Requirement — Copy out the complete listing, word for word.

--------------------------------

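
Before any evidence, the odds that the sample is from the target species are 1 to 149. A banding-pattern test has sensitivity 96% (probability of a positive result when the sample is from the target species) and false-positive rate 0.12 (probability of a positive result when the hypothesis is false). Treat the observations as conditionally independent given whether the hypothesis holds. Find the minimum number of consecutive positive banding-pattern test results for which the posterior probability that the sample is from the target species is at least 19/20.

4

Prior odds = 1/149.
Likelihood ratio of a positive result = 0.96/0.12 = 8.
Target posterior odds = 0.95/0.05 = 19.
Need (1/149) × 8ⁿ ≥ 19, i.e. 8ⁿ ≥ 2831.
8³ = 512 falls short of 2831 but 8⁴ = 4096 reaches it, so n = 4.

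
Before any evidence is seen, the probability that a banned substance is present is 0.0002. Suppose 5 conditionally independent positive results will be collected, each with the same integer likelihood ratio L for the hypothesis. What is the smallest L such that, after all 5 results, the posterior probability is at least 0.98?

Prior odds = 0.0002/0.9998 = 1/4999.
Target odds = 0.98/0.02 = 49.
Need L⁵ ≥ 49 ÷ (1/4999) = 244951.
11⁵ = 161051 < 244951 ≤ 248832 = 12⁵, so L = 12.

12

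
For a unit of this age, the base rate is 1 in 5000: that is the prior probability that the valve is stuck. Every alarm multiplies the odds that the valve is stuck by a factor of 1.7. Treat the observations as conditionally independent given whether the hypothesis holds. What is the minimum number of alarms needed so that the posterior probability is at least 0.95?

Prior odds = 0.0002/0.9998 = 1/4999.
Likelihood ratio per alarm = 1.7.
Target odds: 0.95 ÷ 0.05 = 19.
Need (1/4999) × 1.7ⁿ ≥ 19, i.e. 1.7ⁿ ≥ 94981.
1.7²¹ ≈69091.9 falls short of 94981 but 1.7²² ≈117456 reaches it, so n = 22.

22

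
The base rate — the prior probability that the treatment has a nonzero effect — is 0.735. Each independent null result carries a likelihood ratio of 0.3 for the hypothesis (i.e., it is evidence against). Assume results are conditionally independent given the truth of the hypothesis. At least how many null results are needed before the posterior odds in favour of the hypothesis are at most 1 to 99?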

--------------------------------

Answer space —
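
Before any evidence, the odds that the sample is from the target species are 1 to 149. A banding-pattern test has sensitivity 96% (probability of a positive result when the sample is from the target species) and false-positive rate 0.12 (probability of a positive result when the hypothesis is false). Treat the observations as conditionally independent given whether the hypothesis holds. Find the minimum number of consecutive positive banding-pattern test results for which the posterior probability that the sample is from the target species is at least 19/20.

4

Prior odds = 1/149.
Likelihood ratio of a positive result = 0.96/0.12 = 8.
Target posterior odds = 0.95/0.05 = 19.
Need (1/149) × 8ⁿ ≥ 19, i.e. 8ⁿ ≥ 2831.
8³ = 512 falls short of 2831 but 8⁴ = 4096 reaches it, so n = 4.

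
Before any evidence is seen, the probability that a banned substance is present is 0.0002. Suppose 5 conditionally independent positive results will be collected, each with the same integer likelihood ratio L for the hypothesis. What is the smallest L such that, after all 5 results, the posterior probability is at least 0.98?

Prior odds = 0.0002/0.9998 = 1/4999.
Target odds = 0.98/0.02 = 49.
Need L⁵ ≥ 49 ÷ (1/4999) = 244951.
11⁵ = 161051 < 244951 ≤ 248832 = 12⁵, so L = 12.

12

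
For a unit of this age, the base rate is 1 in 5000: that is the prior probability that the valve is stuck. Every alarm multiplies the odds that the valve is stuck by a factor of 1.7. Treat the observations as conditionally independent given whether the hypothesis holds. What is the minimum number of alarms needed so that the posterior probability is at least 0.95?

Prior odds = 0.0002/0.9998 = 1/4999.
Likelihood ratio per alarm = 1.7.
Target odds: 0.95 ÷ 0.05 = 19.
Need (1/4999) × 1.7ⁿ ≥ 19, i.e. 1.7ⁿ ≥ 94981.
1.7²¹ ≈69091.9 falls short of 94981 but 1.7²² ≈117456 reaches it, so n = 22.

22

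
The base rate — the prior probability that the treatment has a nonzero effect — is 0.735. Each independent null result carries a likelihood ratio of 0.3 for the hypothesis (i.e., it is evidence against). Assume results are conditionally independent given the truth of the hypothesis. At least how many null results are needed before the posterior odds in favour of the hypothesis are at most 1 to 99?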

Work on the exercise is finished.